▶ _Activity_:
The full set of lines below has to be written out again exactly.

[[ Materials provided open ]]

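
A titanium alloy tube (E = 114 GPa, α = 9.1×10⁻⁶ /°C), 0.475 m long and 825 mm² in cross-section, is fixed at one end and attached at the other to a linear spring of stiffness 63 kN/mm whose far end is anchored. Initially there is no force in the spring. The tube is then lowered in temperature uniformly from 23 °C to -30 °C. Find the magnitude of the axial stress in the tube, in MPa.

The unrestrained thermal change is αΔT L = 9.1×10⁻⁶ × 53 × 475 = 0.2291 mm.
Let P be the tensile force in the spring. The tube extends elastically by PL/(AE) and the spring stretches by P/k; together these equal δ_free.
P [ L/(AE) + 1/k ] = δ_free → P [ 475/(825×114×10³) + 1/(63×10³) ] = 0.2291.
P = 0.2291 / 2.092×10⁻⁵ = 10950 N.
σ = P/A = 10950/825 = 13.27 MPa.

σ ≈ 13.3 MPa (tensile)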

[[ Materials provided closed ]]

▶ _Written solution_:
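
A titanium alloy tube (E = 114 GPa, α = 9.1×10⁻⁶ /°C), 0.475 m long and 825 mm² in cross-section, is fixed at one end and attached at the other to a linear spring of stiffness 63 kN/mm whose far end is anchored. Initially there is no force in the spring. The tube is then lowered in temperature uniformly from 23 °C to -30 °C. Find the magnitude of the axial stress in the tube, in MPa.

The unrestrained thermal change is αΔT L = 9.1×10⁻⁶ × 53 × 475 = 0.2291 mm.
Let P be the tensile force in the spring. The tube extends elastically by PL/(AE) and the spring stretches by P/k; together these equal δ_free.
P [ L/(AE) + 1/k ] = δ_free → P [ 475/(825×114×10³) + 1/(63×10³) ] = 0.2291.
P = 0.2291 / 2.092×10⁻⁵ = 10950 N.
σ = P/A = 10950/825 = 13.27 MPa.

σ ≈ 13.3 MPa (tensile)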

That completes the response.